START Dataset excerpts

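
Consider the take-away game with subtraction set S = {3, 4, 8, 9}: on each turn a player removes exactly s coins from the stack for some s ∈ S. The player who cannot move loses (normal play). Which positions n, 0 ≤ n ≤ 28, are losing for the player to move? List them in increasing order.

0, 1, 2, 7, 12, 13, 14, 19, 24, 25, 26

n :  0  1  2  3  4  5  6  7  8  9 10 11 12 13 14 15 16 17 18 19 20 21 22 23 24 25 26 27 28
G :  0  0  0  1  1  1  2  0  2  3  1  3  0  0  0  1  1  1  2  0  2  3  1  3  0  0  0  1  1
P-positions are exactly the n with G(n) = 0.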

END Dataset excerpts
START Dataset excerpts

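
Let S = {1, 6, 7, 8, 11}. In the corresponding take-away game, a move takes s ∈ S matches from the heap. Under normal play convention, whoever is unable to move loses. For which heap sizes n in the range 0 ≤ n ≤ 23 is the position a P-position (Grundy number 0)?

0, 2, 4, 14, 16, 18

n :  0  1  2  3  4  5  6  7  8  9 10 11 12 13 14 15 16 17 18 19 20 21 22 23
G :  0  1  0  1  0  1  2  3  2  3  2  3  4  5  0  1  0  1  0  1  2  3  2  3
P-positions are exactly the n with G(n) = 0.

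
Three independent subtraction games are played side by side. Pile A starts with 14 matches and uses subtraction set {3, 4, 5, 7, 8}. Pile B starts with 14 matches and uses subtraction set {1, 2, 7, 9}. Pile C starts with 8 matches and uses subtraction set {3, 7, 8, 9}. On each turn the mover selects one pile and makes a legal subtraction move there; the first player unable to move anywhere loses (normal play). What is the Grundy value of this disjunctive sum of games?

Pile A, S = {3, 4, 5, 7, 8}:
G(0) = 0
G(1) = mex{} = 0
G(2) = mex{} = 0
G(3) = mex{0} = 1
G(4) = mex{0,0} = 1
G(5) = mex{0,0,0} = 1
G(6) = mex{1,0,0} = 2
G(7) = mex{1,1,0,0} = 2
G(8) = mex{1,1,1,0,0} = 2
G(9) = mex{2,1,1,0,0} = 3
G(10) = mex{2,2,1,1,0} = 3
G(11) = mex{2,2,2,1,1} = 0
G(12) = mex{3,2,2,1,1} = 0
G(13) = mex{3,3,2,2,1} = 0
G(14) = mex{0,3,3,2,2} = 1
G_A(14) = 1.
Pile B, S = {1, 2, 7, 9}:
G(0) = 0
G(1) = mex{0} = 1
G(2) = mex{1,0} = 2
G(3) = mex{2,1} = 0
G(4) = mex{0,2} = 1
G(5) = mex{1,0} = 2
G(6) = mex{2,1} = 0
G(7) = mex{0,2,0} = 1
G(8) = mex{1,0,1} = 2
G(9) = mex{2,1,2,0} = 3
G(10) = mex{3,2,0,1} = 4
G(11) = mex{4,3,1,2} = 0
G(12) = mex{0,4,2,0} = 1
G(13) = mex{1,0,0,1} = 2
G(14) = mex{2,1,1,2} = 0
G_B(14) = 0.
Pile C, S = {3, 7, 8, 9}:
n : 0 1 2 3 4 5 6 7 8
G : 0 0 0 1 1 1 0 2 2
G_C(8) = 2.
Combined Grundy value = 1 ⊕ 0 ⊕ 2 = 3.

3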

END Dataset excerpts
START Dataset excerpts

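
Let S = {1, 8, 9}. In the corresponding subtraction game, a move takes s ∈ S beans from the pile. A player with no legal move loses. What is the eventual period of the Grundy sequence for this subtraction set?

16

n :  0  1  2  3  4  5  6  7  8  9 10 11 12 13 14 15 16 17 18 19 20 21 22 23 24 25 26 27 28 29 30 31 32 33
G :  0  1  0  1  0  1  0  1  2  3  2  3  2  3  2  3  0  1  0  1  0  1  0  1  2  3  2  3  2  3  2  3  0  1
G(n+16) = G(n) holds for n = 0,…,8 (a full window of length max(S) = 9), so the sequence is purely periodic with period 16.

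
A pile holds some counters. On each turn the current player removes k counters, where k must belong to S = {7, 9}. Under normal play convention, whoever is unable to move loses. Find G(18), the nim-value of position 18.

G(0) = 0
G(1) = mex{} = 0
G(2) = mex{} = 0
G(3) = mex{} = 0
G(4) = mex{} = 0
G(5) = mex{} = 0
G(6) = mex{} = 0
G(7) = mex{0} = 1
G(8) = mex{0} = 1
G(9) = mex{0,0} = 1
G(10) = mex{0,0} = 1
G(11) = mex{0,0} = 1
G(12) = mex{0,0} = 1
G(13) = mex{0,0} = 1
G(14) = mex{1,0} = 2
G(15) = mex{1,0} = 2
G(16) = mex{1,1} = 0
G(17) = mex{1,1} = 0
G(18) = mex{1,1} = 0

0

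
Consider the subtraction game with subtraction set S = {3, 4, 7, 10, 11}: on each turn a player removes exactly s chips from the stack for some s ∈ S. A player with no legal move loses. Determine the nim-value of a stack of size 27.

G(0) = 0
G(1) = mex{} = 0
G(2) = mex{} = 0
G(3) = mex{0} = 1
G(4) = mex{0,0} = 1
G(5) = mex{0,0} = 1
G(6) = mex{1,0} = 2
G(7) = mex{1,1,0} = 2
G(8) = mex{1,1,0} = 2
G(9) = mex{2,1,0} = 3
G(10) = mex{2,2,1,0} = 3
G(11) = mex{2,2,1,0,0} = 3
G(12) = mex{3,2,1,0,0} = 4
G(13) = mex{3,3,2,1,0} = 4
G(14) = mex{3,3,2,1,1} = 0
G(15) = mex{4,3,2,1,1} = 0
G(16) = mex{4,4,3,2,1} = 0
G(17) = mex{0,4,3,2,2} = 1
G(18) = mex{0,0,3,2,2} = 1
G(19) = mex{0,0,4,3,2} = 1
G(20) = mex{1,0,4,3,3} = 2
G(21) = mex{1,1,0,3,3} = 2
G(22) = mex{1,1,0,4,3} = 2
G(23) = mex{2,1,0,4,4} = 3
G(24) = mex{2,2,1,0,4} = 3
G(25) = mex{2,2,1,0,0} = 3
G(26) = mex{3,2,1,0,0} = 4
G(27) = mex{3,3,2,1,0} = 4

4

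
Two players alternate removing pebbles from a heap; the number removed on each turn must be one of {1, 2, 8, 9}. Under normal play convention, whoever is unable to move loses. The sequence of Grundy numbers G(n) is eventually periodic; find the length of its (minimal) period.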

END Dataset excerpts

Goal of the exercise: Only the lines above starting with the one with "Consider the subtraction" and going through the one with "Two players alternate" are to be copied, word for word and with both ends kept.

Answer to this exercise:
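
Consider the subtraction game with subtraction set S = {3, 4, 7, 10, 11}: on each turn a player removes exactly s chips from the stack for some s ∈ S. A player with no legal move loses. Determine the nim-value of a stack of size 27.

G(0) = 0
G(1) = mex{} = 0
G(2) = mex{} = 0
G(3) = mex{0} = 1
G(4) = mex{0,0} = 1
G(5) = mex{0,0} = 1
G(6) = mex{1,0} = 2
G(7) = mex{1,1,0} = 2
G(8) = mex{1,1,0} = 2
G(9) = mex{2,1,0} = 3
G(10) = mex{2,2,1,0} = 3
G(11) = mex{2,2,1,0,0} = 3
G(12) = mex{3,2,1,0,0} = 4
G(13) = mex{3,3,2,1,0} = 4
G(14) = mex{3,3,2,1,1} = 0
G(15) = mex{4,3,2,1,1} = 0
G(16) = mex{4,4,3,2,1} = 0
G(17) = mex{0,4,3,2,2} = 1
G(18) = mex{0,0,3,2,2} = 1
G(19) = mex{0,0,4,3,2} = 1
G(20) = mex{1,0,4,3,3} = 2
G(21) = mex{1,1,0,3,3} = 2
G(22) = mex{1,1,0,4,3} = 2
G(23) = mex{2,1,0,4,4} = 3
G(24) = mex{2,2,1,0,4} = 3
G(25) = mex{2,2,1,0,0} = 3
G(26) = mex{3,2,1,0,0} = 4
G(27) = mex{3,3,2,1,0} = 4

4

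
Two players alternate removing pebbles from a heap; the number removed on each turn must be one of {1, 2, 8, 9}. Under normal play convention, whoever is unable to move loses. The sequence of Grundy numbers G(n) is eventually periodic; find the length of its (minimal) period.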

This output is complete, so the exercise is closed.